- ACTION ITEM -
Read the entries below and pull out each line with the string "downward".

- DATA FOR THE TASK -
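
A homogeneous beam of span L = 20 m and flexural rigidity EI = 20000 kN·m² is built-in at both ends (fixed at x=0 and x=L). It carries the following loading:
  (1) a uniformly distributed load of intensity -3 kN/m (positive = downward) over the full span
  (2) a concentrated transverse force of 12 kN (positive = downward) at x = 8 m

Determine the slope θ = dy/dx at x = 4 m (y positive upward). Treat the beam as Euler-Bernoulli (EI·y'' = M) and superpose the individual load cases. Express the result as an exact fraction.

θ(4) = 453/78125 rad

Load 1 — uniform load w=-3 kN/m over full span:
  θ_1 = -wx(L-x)(L-2x)/(12EI) = -(-3)·4·(20-4)·(20-2·4)/(12·20000) = 6/625 rad
Load 2 — point force P=12 kN at a=8 m (b=L-a=12):
  θ_2 = -Pb²x(2aL-(3a+b)x)/(2L³EI)  [x≤a] = -12·12²·4·(2·8·20-(3·8+12)·4)/(2·20³·20000) = -297/78125 rad
Superposition: θ = Σ θ_i = 453/78125 rad ≈ 0.005798 rad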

- YOUR SOLUTION -
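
  (1) a uniformly distributed load of intensity -3 kN/m (positive = downward) over the full span
  (2) a concentrated transverse force of 12 kN (positive = downward) at x = 8 m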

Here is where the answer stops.